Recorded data
____

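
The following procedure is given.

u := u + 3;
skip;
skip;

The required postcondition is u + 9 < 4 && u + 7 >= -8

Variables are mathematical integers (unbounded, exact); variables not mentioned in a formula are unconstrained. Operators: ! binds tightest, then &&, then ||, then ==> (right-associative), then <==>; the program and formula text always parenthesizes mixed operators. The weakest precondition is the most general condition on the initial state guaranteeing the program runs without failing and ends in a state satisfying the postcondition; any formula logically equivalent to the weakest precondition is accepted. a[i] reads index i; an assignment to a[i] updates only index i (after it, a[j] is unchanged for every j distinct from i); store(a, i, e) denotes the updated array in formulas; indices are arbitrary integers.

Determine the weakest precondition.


Working backward. After the program, the postcondition u + 9 < 4 && u + 7 >= -8 must hold; in canonical form it is u < -5 && u >= -15.
Before skip: u < -5 && u >= -15
Before skip: u < -5 && u >= -15
Before u := u + 3: u < -8 && u >= -18
Answer: WP = u < -8 && u >= -18


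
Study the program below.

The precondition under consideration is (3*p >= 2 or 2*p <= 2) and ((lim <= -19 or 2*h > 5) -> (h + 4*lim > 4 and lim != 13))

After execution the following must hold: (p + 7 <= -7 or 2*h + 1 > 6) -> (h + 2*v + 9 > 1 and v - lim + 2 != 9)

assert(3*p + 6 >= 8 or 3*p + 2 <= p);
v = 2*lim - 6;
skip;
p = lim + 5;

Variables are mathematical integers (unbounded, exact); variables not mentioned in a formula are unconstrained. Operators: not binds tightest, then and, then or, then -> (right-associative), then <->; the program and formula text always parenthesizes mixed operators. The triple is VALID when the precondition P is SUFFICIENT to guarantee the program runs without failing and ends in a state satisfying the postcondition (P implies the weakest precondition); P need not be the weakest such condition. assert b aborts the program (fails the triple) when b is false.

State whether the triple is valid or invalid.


Working backward. After the program, the postcondition (p + 7 <= -7 or 2*h + 1 > 6) -> (h + 2*v + 9 > 1 and v - lim + 2 != 9) must hold; in canonical form it is (p <= -14 or 2*h > 5) -> (h + 2*v > -8 and v != lim + 7).
Before p := lim + 5: (lim <= -19 or 2*h > 5) -> (h + 2*v > -8 and v != lim + 7)
Before skip: (lim <= -19 or 2*h > 5) -> (h + 2*v > -8 and v != lim + 7)
Before v := 2*lim - 6: (lim <= -19 or 2*h > 5) -> (h + 4*lim > 4 and lim != 13)
Before assert 3*p + 6 >= 8 or 3*p + 2 <= p: (3*p >= 2 or 2*p <= -2) and ((lim <= -19 or 2*h > 5) -> (h + 4*lim > 4 and lim != 13))
The weakest precondition is (3*p >= 2 or 2*p <= -2) and ((lim <= -19 or 2*h > 5) -> (h + 4*lim > 4 and lim != 13)).
Check whether (3*p >= 2 or 2*p <= 2) and ((lim <= -19 or 2*h > 5) -> (h + 4*lim > 4 and lim != 13)) implies it.
Countermodel: at the initial state h = 5, lim = 0, p = 0, the precondition holds but the weakest precondition fails.
Answer: invalid


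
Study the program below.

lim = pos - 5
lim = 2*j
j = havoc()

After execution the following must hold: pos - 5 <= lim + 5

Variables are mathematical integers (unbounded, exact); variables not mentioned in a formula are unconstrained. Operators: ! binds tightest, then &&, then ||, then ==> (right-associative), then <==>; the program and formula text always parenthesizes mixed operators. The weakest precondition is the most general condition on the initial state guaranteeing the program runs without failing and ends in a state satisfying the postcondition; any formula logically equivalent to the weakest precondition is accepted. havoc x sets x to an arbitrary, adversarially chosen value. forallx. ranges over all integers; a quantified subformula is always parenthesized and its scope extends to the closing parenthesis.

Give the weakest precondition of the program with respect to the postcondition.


Working backward. After the program, the postcondition pos - 5 <= lim + 5 must hold; in canonical form it is pos <= lim + 10.
Before havoc j: pos <= lim + 10
Before lim := 2*j: pos <= 2*j + 10
Before lim := pos - 5: pos <= 2*j + 10
Answer: WP = pos <= 2*j + 10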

____

**Required action**
Word for word, return each of the entries shown above.

**Exercise answer**
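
The following procedure is given.

u := u + 3;
skip;
skip;

The required postcondition is u + 9 < 4 && u + 7 >= -8

Variables are mathematical integers (unbounded, exact); variables not mentioned in a formula are unconstrained. Operators: ! binds tightest, then &&, then ||, then ==> (right-associative), then <==>; the program and formula text always parenthesizes mixed operators. The weakest precondition is the most general condition on the initial state guaranteeing the program runs without failing and ends in a state satisfying the postcondition; any formula logically equivalent to the weakest precondition is accepted. a[i] reads index i; an assignment to a[i] updates only index i (after it, a[j] is unchanged for every j distinct from i); store(a, i, e) denotes the updated array in formulas; indices are arbitrary integers.

Determine the weakest precondition.


Working backward. After the program, the postcondition u + 9 < 4 && u + 7 >= -8 must hold; in canonical form it is u < -5 && u >= -15.
Before skip: u < -5 && u >= -15
Before skip: u < -5 && u >= -15
Before u := u + 3: u < -8 && u >= -18
Answer: WP = u < -8 && u >= -18


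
Study the program below.

The precondition under consideration is (3*p >= 2 or 2*p <= 2) and ((lim <= -19 or 2*h > 5) -> (h + 4*lim > 4 and lim != 13))

After execution the following must hold: (p + 7 <= -7 or 2*h + 1 > 6) -> (h + 2*v + 9 > 1 and v - lim + 2 != 9)

assert(3*p + 6 >= 8 or 3*p + 2 <= p);
v = 2*lim - 6;
skip;
p = lim + 5;

Variables are mathematical integers (unbounded, exact); variables not mentioned in a formula are unconstrained. Operators: not binds tightest, then and, then or, then -> (right-associative), then <->; the program and formula text always parenthesizes mixed operators. The triple is VALID when the precondition P is SUFFICIENT to guarantee the program runs without failing and ends in a state satisfying the postcondition (P implies the weakest precondition); P need not be the weakest such condition. assert b aborts the program (fails the triple) when b is false.

State whether the triple is valid or invalid.


Working backward. After the program, the postcondition (p + 7 <= -7 or 2*h + 1 > 6) -> (h + 2*v + 9 > 1 and v - lim + 2 != 9) must hold; in canonical form it is (p <= -14 or 2*h > 5) -> (h + 2*v > -8 and v != lim + 7).
Before p := lim + 5: (lim <= -19 or 2*h > 5) -> (h + 2*v > -8 and v != lim + 7)
Before skip: (lim <= -19 or 2*h > 5) -> (h + 2*v > -8 and v != lim + 7)
Before v := 2*lim - 6: (lim <= -19 or 2*h > 5) -> (h + 4*lim > 4 and lim != 13)
Before assert 3*p + 6 >= 8 or 3*p + 2 <= p: (3*p >= 2 or 2*p <= -2) and ((lim <= -19 or 2*h > 5) -> (h + 4*lim > 4 and lim != 13))
The weakest precondition is (3*p >= 2 or 2*p <= -2) and ((lim <= -19 or 2*h > 5) -> (h + 4*lim > 4 and lim != 13)).
Check whether (3*p >= 2 or 2*p <= 2) and ((lim <= -19 or 2*h > 5) -> (h + 4*lim > 4 and lim != 13)) implies it.
Countermodel: at the initial state h = 5, lim = 0, p = 0, the precondition holds but the weakest precondition fails.
Answer: invalid


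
Study the program below.

lim = pos - 5
lim = 2*j
j = havoc()

After execution the following must hold: pos - 5 <= lim + 5

Variables are mathematical integers (unbounded, exact); variables not mentioned in a formula are unconstrained. Operators: ! binds tightest, then &&, then ||, then ==> (right-associative), then <==>; the program and formula text always parenthesizes mixed operators. The weakest precondition is the most general condition on the initial state guaranteeing the program runs without failing and ends in a state satisfying the postcondition; any formula logically equivalent to the weakest precondition is accepted. havoc x sets x to an arbitrary, adversarially chosen value. forallx. ranges over all integers; a quantified subformula is always parenthesized and its scope extends to the closing parenthesis.

Give the weakest precondition of the program with respect to the postcondition.


Working backward. After the program, the postcondition pos - 5 <= lim + 5 must hold; in canonical form it is pos <= lim + 10.
Before havoc j: pos <= lim + 10
Before lim := 2*j: pos <= 2*j + 10
Before lim := pos - 5: pos <= 2*j + 10
Answer: WP = pos <= 2*j + 10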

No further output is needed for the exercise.